----- Data extracts
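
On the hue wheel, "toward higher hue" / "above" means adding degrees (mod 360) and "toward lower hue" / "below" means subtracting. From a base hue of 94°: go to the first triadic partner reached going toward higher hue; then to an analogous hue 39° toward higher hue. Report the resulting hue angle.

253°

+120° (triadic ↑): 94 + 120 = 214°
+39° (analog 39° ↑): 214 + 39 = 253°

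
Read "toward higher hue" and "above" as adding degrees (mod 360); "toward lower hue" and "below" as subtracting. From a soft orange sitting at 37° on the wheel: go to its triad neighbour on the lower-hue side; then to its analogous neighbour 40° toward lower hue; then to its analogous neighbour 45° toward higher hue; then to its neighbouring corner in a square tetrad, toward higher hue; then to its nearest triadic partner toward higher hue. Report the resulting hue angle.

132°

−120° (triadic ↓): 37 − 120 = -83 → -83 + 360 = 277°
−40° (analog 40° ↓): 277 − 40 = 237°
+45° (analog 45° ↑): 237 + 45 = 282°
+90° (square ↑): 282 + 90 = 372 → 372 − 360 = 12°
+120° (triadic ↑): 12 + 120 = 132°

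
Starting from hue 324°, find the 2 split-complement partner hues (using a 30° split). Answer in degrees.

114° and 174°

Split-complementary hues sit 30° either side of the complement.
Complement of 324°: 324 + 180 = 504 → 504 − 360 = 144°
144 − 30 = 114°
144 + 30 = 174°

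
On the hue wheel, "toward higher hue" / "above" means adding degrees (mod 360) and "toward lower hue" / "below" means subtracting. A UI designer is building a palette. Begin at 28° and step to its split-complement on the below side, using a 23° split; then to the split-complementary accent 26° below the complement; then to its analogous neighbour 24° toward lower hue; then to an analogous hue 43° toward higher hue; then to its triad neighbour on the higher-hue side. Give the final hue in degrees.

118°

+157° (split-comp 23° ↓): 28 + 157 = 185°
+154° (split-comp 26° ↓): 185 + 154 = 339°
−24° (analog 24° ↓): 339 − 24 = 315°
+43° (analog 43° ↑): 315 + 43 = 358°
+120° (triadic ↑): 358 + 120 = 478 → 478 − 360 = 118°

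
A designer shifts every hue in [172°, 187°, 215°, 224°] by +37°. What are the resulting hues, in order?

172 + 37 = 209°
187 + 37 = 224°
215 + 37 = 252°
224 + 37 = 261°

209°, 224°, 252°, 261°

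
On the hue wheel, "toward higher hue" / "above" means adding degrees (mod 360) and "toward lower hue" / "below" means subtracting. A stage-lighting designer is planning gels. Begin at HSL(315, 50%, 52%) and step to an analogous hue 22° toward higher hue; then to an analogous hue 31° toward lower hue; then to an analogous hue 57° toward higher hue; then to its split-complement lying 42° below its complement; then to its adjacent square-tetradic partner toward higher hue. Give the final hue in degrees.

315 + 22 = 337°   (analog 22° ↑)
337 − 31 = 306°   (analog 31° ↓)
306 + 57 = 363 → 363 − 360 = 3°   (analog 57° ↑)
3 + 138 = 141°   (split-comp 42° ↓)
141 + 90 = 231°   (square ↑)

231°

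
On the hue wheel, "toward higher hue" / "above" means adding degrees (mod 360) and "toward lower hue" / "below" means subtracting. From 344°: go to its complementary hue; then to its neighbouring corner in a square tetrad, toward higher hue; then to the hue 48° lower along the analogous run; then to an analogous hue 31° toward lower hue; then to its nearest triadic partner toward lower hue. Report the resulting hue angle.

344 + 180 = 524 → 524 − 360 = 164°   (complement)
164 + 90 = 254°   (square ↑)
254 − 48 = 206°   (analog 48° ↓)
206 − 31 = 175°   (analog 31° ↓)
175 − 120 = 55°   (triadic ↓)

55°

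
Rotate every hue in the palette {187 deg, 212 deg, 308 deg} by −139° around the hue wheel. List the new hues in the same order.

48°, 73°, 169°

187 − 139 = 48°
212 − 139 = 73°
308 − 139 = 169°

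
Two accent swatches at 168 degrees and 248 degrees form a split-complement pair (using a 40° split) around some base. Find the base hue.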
----------
__What is needed__
From the first record to the last, print each one exactly.

__Your response__
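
On the hue wheel, "toward higher hue" / "above" means adding degrees (mod 360) and "toward lower hue" / "below" means subtracting. From a base hue of 94°: go to the first triadic partner reached going toward higher hue; then to an analogous hue 39° toward higher hue. Report the resulting hue angle.

253°

+120° (triadic ↑): 94 + 120 = 214°
+39° (analog 39° ↑): 214 + 39 = 253°

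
Read "toward higher hue" and "above" as adding degrees (mod 360); "toward lower hue" and "below" as subtracting. From a soft orange sitting at 37° on the wheel: go to its triad neighbour on the lower-hue side; then to its analogous neighbour 40° toward lower hue; then to its analogous neighbour 45° toward higher hue; then to its neighbouring corner in a square tetrad, toward higher hue; then to its nearest triadic partner toward higher hue. Report the resulting hue angle.

132°

−120° (triadic ↓): 37 − 120 = -83 → -83 + 360 = 277°
−40° (analog 40° ↓): 277 − 40 = 237°
+45° (analog 45° ↑): 237 + 45 = 282°
+90° (square ↑): 282 + 90 = 372 → 372 − 360 = 12°
+120° (triadic ↑): 12 + 120 = 132°

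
Starting from hue 324°, find the 2 split-complement partner hues (using a 30° split). Answer in degrees.

114° and 174°

Split-complementary hues sit 30° either side of the complement.
Complement of 324°: 324 + 180 = 504 → 504 − 360 = 144°
144 − 30 = 114°
144 + 30 = 174°

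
On the hue wheel, "toward higher hue" / "above" means adding degrees (mod 360) and "toward lower hue" / "below" means subtracting. A UI designer is building a palette. Begin at 28° and step to its split-complement on the below side, using a 23° split; then to the split-complementary accent 26° below the complement; then to its analogous neighbour 24° toward lower hue; then to an analogous hue 43° toward higher hue; then to its triad neighbour on the higher-hue side. Give the final hue in degrees.

118°

+157° (split-comp 23° ↓): 28 + 157 = 185°
+154° (split-comp 26° ↓): 185 + 154 = 339°
−24° (analog 24° ↓): 339 − 24 = 315°
+43° (analog 43° ↑): 315 + 43 = 358°
+120° (triadic ↑): 358 + 120 = 478 → 478 − 360 = 118°

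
A designer shifts every hue in [172°, 187°, 215°, 224°] by +37°. What are the resulting hues, in order?

172 + 37 = 209°
187 + 37 = 224°
215 + 37 = 252°
224 + 37 = 261°

209°, 224°, 252°, 261°

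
On the hue wheel, "toward higher hue" / "above" means adding degrees (mod 360) and "toward lower hue" / "below" means subtracting. A stage-lighting designer is planning gels. Begin at HSL(315, 50%, 52%) and step to an analogous hue 22° toward higher hue; then to an analogous hue 31° toward lower hue; then to an analogous hue 57° toward higher hue; then to its split-complement lying 42° below its complement; then to its adjacent square-tetradic partner toward higher hue. Give the final hue in degrees.

315 + 22 = 337°   (analog 22° ↑)
337 − 31 = 306°   (analog 31° ↓)
306 + 57 = 363 → 363 − 360 = 3°   (analog 57° ↑)
3 + 138 = 141°   (split-comp 42° ↓)
141 + 90 = 231°   (square ↑)

231°

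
On the hue wheel, "toward higher hue" / "above" means adding degrees (mod 360) and "toward lower hue" / "below" means subtracting. From 344°: go to its complementary hue; then to its neighbouring corner in a square tetrad, toward higher hue; then to the hue 48° lower along the analogous run; then to an analogous hue 31° toward lower hue; then to its nearest triadic partner toward lower hue. Report the resulting hue angle.

344 + 180 = 524 → 524 − 360 = 164°   (complement)
164 + 90 = 254°   (square ↑)
254 − 48 = 206°   (analog 48° ↓)
206 − 31 = 175°   (analog 31° ↓)
175 − 120 = 55°   (triadic ↓)

55°

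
Rotate every hue in the palette {187 deg, 212 deg, 308 deg} by −139° around the hue wheel. List the new hues in the same order.

48°, 73°, 169°

187 − 139 = 48°
212 − 139 = 73°
308 − 139 = 169°

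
Two accent swatches at 168 degrees and 248 degrees form a split-complement pair (using a 40° split) around some base. Find the base hue.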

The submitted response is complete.